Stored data
++++++++

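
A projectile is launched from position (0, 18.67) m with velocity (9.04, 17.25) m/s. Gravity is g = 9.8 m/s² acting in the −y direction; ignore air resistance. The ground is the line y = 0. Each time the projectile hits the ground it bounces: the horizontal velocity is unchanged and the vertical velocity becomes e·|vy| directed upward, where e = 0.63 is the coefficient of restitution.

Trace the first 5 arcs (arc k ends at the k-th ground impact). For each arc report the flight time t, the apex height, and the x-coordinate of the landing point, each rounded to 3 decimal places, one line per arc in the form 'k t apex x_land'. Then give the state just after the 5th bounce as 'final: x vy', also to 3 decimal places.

Arc 1: start y=18.670, vy=17.250 → t=4.389, apex=33.852, x_land=39.673, impact vy=-25.758
  bounce: vy ← 0.63·25.758 = 16.228
Arc 2: start y=0.000, vy=16.228 → t=3.312, apex=13.436, x_land=69.612, impact vy=-16.228
  bounce: vy ← 0.63·16.228 = 10.224
Arc 3: start y=0.000, vy=10.224 → t=2.086, apex=5.333, x_land=88.473, impact vy=-10.224
  bounce: vy ← 0.63·10.224 = 6.441
Arc 4: start y=0.000, vy=6.441 → t=1.314, apex=2.117, x_land=100.356, impact vy=-6.441
  bounce: vy ← 0.63·6.441 = 4.058
Arc 5: start y=0.000, vy=4.058 → t=0.828, apex=0.840, x_land=107.842, impact vy=-4.058
  bounce: vy ← 0.63·4.058 = 2.556

1 4.389 33.852 39.673
2 3.312 13.436 69.612
3 2.086 5.333 88.473
4 1.314 2.117 100.356
5 0.828 0.840 107.842
final: 107.842 2.556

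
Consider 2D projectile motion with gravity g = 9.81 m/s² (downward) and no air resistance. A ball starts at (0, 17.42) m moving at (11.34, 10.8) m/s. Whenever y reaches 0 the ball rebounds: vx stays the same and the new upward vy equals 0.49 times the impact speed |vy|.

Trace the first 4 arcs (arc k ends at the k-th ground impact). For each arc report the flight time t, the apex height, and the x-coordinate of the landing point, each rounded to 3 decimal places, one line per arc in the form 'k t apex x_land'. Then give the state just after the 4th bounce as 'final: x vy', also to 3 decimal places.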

++++++++

Each entry above needs to be duplicated exactly.

OUTPUT BELOW:
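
A projectile is launched from position (0, 18.67) m with velocity (9.04, 17.25) m/s. Gravity is g = 9.8 m/s² acting in the −y direction; ignore air resistance. The ground is the line y = 0. Each time the projectile hits the ground it bounces: the horizontal velocity is unchanged and the vertical velocity becomes e·|vy| directed upward, where e = 0.63 is the coefficient of restitution.

Trace the first 5 arcs (arc k ends at the k-th ground impact). For each arc report the flight time t, the apex height, and the x-coordinate of the landing point, each rounded to 3 decimal places, one line per arc in the form 'k t apex x_land'. Then give the state just after the 5th bounce as 'final: x vy', also to 3 decimal places.

Arc 1: start y=18.670, vy=17.250 → t=4.389, apex=33.852, x_land=39.673, impact vy=-25.758
  bounce: vy ← 0.63·25.758 = 16.228
Arc 2: start y=0.000, vy=16.228 → t=3.312, apex=13.436, x_land=69.612, impact vy=-16.228
  bounce: vy ← 0.63·16.228 = 10.224
Arc 3: start y=0.000, vy=10.224 → t=2.086, apex=5.333, x_land=88.473, impact vy=-10.224
  bounce: vy ← 0.63·10.224 = 6.441
Arc 4: start y=0.000, vy=6.441 → t=1.314, apex=2.117, x_land=100.356, impact vy=-6.441
  bounce: vy ← 0.63·6.441 = 4.058
Arc 5: start y=0.000, vy=4.058 → t=0.828, apex=0.840, x_land=107.842, impact vy=-4.058
  bounce: vy ← 0.63·4.058 = 2.556

1 4.389 33.852 39.673
2 3.312 13.436 69.612
3 2.086 5.333 88.473
4 1.314 2.117 100.356
5 0.828 0.840 107.842
final: 107.842 2.556

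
Consider 2D projectile motion with gravity g = 9.81 m/s² (downward) and no air resistance. A ball starts at (0, 17.42) m moving at (11.34, 10.8) m/s. Whenever y reaches 0 the ball rebounds: vx stays the same and the new upward vy equals 0.49 times the impact speed |vy|.

Trace the first 4 arcs (arc k ends at the k-th ground impact). For each arc report the flight time t, the apex height, and the x-coordinate of the landing point, each rounded to 3 decimal places, one line per arc in the form 'k t apex x_land'. Then give the state just after the 4th bounce as 'final: x vy', also to 3 decimal places.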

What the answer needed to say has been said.